• TASK OBJECTIVE
All of the lines below should be copied word for word.

• MATERIAL SHOWN
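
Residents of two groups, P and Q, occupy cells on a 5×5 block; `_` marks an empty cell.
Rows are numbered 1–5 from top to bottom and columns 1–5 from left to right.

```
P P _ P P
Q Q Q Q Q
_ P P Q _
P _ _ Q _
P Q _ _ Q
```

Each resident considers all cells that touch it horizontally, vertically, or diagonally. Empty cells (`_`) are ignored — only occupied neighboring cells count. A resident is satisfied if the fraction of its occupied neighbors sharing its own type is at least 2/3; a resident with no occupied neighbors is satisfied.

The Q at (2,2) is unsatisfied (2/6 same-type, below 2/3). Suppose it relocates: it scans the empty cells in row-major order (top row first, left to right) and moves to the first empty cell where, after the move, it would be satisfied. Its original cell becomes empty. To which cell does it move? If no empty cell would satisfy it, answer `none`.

Vacating (2,2). Empty cells in order:
  (1,3): 2/4 same-type → still unsatisfied.
  (3,1): 1/3 same-type → still unsatisfied.
  (3,5): 4/4 same-type → satisfied — stop here.

(3,5)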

• EXERCISE OUTPUT
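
Residents of two groups, P and Q, occupy cells on a 5×5 block; `_` marks an empty cell.
Rows are numbered 1–5 from top to bottom and columns 1–5 from left to right.

```
P P _ P P
Q Q Q Q Q
_ P P Q _
P _ _ Q _
P Q _ _ Q
```

Each resident considers all cells that touch it horizontally, vertically, or diagonally. Empty cells (`_`) are ignored — only occupied neighboring cells count. A resident is satisfied if the fraction of its occupied neighbors sharing its own type is at least 2/3; a resident with no occupied neighbors is satisfied.

The Q at (2,2) is unsatisfied (2/6 same-type, below 2/3). Suppose it relocates: it scans the empty cells in row-major order (top row first, left to right) and moves to the first empty cell where, after the move, it would be satisfied. Its original cell becomes empty. To which cell does it move? If no empty cell would satisfy it, answer `none`.

Vacating (2,2). Empty cells in order:
  (1,3): 2/4 same-type → still unsatisfied.
  (3,1): 1/3 same-type → still unsatisfied.
  (3,5): 4/4 same-type → satisfied — stop here.

(3,5)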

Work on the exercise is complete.